The line containing "Consider the sequence of 2D" marks where to begin. Write out that line and every line after it exactly, through the last line below.
(Dataset excerpts begins)
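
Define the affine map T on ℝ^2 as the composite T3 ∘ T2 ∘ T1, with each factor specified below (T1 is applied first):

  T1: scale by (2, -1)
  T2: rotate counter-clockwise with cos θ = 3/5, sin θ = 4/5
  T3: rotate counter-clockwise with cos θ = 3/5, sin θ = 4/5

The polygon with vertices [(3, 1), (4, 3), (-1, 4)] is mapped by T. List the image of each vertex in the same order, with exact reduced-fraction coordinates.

T1 scale by (2, -1): (3, 1) → (6, -1); (4, 3) → (8, -3); (-1, 4) → (-2, -4)
T2 rotate counter-clockwise with cos θ = 3/5, sin θ = 4/5: (6, -1) → (22/5, 21/5); (8, -3) → (36/5, 23/5); (-2, -4) → (2, -4)
T3 rotate counter-clockwise with cos θ = 3/5, sin θ = 4/5: (22/5, 21/5) → (-18/25, 151/25); (36/5, 23/5) → (16/25, 213/25); (2, -4) → (22/5, -4/5)

image vertices: (-18/25, 151/25), (16/25, 213/25), (22/5, -4/5)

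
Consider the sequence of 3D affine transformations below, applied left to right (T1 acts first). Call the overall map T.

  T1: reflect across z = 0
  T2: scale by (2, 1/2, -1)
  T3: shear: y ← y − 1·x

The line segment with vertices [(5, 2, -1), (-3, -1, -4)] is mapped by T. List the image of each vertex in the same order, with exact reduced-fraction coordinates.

image vertices: (10, -9, -1), (-6, 11/2, -4)

T1 reflect across z = 0: (5, 2, -1) → (5, 2, 1); (-3, -1, -4) → (-3, -1, 4)
T2 scale by (2, 1/2, -1): (5, 2, 1) → (10, 1, -1); (-3, -1, 4) → (-6, -1/2, -4)
T3 shear: y ← y − 1·x: (10, 1, -1) → (10, -9, -1); (-6, -1/2, -4) → (-6, 11/2, -4)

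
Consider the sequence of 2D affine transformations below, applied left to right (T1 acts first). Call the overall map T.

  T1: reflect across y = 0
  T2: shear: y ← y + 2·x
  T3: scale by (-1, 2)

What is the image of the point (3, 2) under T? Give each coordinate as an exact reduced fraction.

T1 reflect across y = 0: (3, 2) → (3, -2)
T2 shear: y ← y + 2·x: (3, -2) → (3, 4)
T3 scale by (-1, 2): (3, 4) → (-3, 8)

T(p) = (-3, 8)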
(Dataset excerpts ends)
__Output of the exercise__
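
Consider the sequence of 2D affine transformations below, applied left to right (T1 acts first). Call the overall map T.

  T1: reflect across y = 0
  T2: shear: y ← y + 2·x
  T3: scale by (-1, 2)

What is the image of the point (3, 2) under T? Give each coordinate as an exact reduced fraction.

T1 reflect across y = 0: (3, 2) → (3, -2)
T2 shear: y ← y + 2·x: (3, -2) → (3, 4)
T3 scale by (-1, 2): (3, 4) → (-3, 8)

T(p) = (-3, 8)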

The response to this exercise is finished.